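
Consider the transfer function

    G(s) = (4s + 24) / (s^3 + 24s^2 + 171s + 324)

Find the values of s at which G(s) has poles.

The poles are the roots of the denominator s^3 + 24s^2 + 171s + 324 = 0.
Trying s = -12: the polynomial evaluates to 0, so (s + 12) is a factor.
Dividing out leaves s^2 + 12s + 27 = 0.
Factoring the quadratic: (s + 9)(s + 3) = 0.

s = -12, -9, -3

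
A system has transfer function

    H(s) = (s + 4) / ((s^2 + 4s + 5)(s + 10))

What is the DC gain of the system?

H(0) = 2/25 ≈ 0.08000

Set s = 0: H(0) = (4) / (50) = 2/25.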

---

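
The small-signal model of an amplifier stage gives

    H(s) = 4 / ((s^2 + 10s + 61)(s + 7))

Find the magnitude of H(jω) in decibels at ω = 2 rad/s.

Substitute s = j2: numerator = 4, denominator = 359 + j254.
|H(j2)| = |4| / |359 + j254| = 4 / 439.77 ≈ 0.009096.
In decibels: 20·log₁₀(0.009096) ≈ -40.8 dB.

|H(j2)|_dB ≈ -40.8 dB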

---

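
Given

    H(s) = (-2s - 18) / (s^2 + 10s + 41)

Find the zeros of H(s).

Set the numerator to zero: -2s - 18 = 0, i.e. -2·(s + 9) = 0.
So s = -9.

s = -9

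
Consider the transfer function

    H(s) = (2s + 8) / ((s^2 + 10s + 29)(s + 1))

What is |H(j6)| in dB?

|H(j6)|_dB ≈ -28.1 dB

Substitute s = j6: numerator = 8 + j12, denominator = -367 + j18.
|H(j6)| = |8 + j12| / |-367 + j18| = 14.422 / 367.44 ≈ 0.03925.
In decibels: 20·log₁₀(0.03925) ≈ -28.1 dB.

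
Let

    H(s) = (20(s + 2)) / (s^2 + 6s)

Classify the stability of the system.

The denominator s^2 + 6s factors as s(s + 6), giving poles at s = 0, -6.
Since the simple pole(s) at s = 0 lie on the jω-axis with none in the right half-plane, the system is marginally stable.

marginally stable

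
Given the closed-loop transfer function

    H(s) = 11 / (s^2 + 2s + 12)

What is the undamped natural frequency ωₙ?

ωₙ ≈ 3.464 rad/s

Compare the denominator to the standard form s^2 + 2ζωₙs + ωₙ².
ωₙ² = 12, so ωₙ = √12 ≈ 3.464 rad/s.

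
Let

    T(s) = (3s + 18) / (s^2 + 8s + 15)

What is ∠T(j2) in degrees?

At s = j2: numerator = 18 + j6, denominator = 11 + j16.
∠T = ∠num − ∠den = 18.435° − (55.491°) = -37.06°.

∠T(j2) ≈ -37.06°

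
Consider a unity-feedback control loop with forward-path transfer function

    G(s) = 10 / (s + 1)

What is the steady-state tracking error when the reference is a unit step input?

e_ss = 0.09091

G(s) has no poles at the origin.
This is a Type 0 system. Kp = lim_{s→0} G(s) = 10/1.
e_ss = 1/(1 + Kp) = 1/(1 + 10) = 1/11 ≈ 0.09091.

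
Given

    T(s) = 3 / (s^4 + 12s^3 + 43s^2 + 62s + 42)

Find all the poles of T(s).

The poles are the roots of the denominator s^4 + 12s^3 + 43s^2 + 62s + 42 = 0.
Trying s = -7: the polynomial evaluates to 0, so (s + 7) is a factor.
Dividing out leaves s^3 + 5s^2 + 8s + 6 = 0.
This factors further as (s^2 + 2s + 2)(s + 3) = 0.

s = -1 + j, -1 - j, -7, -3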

---

_TASK TO CARRY OUT_
Lines holding "function": copy each one from the records above.

_OUTPUT FOR THIS TASK_
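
Consider the transfer function
A system has transfer function
Consider the transfer function
Given the closed-loop transfer function
Consider a unity-feedback control loop with forward-path transfer function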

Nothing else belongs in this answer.